Below are the records; locate each line with the word "forming" and copy it.
--- RECORDS SUPPLIED Enclosed Below ---
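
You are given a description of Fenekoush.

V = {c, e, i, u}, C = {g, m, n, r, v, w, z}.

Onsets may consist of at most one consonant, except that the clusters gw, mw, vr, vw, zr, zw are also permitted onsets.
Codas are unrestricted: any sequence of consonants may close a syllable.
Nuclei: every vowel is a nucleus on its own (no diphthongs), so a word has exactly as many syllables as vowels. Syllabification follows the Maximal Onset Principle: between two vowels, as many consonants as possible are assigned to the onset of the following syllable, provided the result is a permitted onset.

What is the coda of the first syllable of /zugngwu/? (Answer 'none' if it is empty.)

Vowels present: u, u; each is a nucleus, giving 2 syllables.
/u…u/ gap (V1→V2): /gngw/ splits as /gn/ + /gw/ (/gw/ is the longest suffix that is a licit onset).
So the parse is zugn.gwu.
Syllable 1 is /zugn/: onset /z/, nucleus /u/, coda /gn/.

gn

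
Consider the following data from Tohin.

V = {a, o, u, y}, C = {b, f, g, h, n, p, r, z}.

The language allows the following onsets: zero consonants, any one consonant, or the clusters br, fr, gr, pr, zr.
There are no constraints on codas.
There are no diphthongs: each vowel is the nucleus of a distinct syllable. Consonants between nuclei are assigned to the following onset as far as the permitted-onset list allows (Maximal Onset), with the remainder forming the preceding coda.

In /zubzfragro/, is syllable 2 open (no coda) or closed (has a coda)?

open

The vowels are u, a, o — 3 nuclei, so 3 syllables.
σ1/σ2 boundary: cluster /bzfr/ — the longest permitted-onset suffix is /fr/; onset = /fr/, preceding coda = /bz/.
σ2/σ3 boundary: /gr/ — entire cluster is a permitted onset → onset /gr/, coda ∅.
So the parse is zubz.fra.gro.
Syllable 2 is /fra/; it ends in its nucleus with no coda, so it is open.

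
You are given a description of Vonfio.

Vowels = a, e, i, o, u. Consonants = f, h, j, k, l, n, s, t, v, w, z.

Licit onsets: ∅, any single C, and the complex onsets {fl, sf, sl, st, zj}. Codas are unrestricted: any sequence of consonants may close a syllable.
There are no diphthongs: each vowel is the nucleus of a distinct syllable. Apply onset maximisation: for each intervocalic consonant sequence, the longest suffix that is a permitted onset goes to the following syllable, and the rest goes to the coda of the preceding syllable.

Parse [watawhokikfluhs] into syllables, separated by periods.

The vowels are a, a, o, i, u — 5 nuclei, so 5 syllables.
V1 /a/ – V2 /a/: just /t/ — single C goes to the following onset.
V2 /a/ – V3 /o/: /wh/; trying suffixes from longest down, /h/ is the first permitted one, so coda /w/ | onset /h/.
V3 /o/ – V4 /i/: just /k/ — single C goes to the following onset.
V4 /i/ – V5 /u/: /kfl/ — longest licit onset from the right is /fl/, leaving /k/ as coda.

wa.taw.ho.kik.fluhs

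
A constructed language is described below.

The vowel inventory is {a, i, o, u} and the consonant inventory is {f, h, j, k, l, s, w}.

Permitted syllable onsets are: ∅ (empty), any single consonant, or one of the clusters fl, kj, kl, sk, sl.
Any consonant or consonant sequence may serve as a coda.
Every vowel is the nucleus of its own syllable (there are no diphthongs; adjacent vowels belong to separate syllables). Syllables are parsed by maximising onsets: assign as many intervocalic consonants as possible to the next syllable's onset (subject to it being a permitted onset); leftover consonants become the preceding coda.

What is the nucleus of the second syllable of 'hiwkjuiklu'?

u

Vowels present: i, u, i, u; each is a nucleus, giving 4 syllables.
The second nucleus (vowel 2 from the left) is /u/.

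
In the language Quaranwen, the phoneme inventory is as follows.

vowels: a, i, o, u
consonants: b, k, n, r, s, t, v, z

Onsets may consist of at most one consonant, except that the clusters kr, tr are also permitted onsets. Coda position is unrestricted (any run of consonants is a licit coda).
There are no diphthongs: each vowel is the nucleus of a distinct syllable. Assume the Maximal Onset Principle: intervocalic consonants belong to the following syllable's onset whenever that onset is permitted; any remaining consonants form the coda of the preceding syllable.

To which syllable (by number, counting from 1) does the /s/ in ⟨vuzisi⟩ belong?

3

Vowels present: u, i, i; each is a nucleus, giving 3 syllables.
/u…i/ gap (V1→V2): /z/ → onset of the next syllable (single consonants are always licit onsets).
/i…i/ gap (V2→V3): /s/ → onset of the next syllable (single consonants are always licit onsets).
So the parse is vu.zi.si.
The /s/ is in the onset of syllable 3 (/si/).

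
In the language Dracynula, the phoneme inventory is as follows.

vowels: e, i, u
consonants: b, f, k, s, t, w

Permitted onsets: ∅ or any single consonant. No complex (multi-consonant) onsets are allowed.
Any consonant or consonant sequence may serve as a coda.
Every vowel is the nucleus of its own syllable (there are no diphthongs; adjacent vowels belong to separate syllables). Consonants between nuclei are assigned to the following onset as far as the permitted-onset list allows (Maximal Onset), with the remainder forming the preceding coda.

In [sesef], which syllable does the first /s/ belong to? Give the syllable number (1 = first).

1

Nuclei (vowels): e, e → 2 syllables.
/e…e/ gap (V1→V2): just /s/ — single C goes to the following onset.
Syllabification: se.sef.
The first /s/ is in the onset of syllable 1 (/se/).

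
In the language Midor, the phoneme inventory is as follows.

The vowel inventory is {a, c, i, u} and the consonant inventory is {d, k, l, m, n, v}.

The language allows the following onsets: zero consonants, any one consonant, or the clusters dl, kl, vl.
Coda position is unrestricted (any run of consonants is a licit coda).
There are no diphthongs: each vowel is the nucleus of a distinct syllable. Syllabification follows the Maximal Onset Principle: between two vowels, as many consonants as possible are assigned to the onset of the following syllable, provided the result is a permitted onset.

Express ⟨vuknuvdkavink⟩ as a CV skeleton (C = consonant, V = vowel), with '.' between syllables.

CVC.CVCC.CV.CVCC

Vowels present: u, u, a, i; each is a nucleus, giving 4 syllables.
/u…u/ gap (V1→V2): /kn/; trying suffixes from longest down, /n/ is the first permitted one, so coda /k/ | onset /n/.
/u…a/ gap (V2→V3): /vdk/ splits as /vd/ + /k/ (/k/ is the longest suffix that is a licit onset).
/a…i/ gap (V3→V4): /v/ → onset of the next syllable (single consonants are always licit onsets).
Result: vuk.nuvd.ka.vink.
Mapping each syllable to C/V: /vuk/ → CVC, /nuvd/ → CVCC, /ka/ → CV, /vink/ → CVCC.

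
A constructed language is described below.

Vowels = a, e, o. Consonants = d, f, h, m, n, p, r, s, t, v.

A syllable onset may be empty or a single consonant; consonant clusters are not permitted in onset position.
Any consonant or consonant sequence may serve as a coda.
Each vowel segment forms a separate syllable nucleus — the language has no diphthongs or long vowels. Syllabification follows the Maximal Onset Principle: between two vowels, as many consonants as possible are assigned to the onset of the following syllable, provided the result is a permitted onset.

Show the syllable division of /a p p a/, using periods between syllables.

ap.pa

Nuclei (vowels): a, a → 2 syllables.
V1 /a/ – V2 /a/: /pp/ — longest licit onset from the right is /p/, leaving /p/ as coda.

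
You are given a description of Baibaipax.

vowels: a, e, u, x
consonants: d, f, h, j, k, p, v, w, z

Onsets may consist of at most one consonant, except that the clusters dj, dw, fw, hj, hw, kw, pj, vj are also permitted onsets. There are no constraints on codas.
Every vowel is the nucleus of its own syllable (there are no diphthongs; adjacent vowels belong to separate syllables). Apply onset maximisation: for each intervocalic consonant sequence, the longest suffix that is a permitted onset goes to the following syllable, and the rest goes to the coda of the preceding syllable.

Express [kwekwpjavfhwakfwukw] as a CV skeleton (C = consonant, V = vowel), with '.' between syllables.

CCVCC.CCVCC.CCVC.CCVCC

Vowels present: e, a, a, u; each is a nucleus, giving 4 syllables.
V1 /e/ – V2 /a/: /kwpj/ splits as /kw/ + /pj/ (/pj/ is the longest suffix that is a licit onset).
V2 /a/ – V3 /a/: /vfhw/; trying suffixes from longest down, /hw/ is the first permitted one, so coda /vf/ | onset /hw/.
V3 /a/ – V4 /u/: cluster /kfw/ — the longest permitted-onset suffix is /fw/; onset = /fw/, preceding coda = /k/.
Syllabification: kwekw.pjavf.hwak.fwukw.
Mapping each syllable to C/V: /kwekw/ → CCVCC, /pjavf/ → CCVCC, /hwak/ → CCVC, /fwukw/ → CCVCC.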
--- End of Enclosed RECORDS SUPPLIED ---
- [EXPECTED OUTPUT]:
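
There are no diphthongs: each vowel is the nucleus of a distinct syllable. Consonants between nuclei are assigned to the following onset as far as the permitted-onset list allows (Maximal Onset), with the remainder forming the preceding coda.
Every vowel is the nucleus of its own syllable (there are no diphthongs; adjacent vowels belong to separate syllables). Consonants between nuclei are assigned to the following onset as far as the permitted-onset list allows (Maximal Onset), with the remainder forming the preceding coda.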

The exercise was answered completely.